• **Task description**
Would you print the records as they stand, down to the last character?

• **Provided entries**
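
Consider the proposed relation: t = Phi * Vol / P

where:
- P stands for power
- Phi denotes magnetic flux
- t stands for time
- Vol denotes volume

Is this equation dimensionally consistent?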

• **Answer for the task**
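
Consider the proposed relation: t = Phi * Vol / P

where:
- P stands for power
- Phi denotes magnetic flux
- t stands for time
- Vol denotes volume

Is this equation dimensionally consistent?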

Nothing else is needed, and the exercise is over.